Reproduce the entries below, please. Keep every character the same.

::::

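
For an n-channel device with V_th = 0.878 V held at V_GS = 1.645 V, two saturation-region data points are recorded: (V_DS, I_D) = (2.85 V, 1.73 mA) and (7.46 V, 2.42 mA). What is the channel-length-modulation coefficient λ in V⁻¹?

λ = 0.115 V⁻¹

With V_GS fixed, I_D ∝ (1 + λ V_DS) in saturation, so I_D2/I_D1 = (1 + λ V_DS2)/(1 + λ V_DS1).
2.42/1.73 = 1.399 = (1 + 7.46 λ)/(1 + 2.85 λ).
Solving: λ (I_D1 V_DS2 − I_D2 V_DS1) = I_D2 − I_D1, so λ = (2.42 − 1.73) / (1.73 × 7.46 − 2.42 × 2.85) = 0.69 / 6.01 = 0.115 V⁻¹.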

::::

Response to this task:
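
For an n-channel device with V_th = 0.878 V held at V_GS = 1.645 V, two saturation-region data points are recorded: (V_DS, I_D) = (2.85 V, 1.73 mA) and (7.46 V, 2.42 mA). What is the channel-length-modulation coefficient λ in V⁻¹?

λ = 0.115 V⁻¹

With V_GS fixed, I_D ∝ (1 + λ V_DS) in saturation, so I_D2/I_D1 = (1 + λ V_DS2)/(1 + λ V_DS1).
2.42/1.73 = 1.399 = (1 + 7.46 λ)/(1 + 2.85 λ).
Solving: λ (I_D1 V_DS2 − I_D2 V_DS1) = I_D2 − I_D1, so λ = (2.42 − 1.73) / (1.73 × 7.46 − 2.42 × 2.85) = 0.69 / 6.01 = 0.115 V⁻¹.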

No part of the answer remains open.